[Collected data]
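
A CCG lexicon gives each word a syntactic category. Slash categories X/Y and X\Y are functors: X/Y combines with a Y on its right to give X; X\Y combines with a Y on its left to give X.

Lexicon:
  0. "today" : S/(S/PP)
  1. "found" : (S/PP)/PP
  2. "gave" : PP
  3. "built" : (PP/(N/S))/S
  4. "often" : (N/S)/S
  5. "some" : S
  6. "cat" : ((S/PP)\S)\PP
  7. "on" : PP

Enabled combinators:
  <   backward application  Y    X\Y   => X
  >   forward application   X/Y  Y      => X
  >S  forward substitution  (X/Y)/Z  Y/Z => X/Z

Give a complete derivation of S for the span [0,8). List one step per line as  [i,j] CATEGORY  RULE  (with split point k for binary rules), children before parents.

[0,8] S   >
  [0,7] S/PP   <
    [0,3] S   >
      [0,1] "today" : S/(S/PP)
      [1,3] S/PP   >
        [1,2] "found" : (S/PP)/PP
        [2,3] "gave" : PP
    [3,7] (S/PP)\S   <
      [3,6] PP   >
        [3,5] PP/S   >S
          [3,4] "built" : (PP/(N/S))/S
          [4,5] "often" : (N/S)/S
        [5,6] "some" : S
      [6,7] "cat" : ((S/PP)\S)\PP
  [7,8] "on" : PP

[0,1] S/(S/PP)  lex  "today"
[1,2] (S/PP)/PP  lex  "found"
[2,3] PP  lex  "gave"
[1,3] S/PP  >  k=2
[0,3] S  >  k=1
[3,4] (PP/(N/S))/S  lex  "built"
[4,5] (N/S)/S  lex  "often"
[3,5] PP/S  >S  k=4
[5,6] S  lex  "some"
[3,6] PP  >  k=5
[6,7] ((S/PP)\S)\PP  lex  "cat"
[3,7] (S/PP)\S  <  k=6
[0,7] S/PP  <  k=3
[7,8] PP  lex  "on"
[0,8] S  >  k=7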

→ **YOUR INSTRUCTIONS**
Across all the records above, find each line with "application" in it and copy it.

→ **COMPLETED TASK**
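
  <   backward application  Y    X\Y   => X
  >   forward application   X/Y  Y      => X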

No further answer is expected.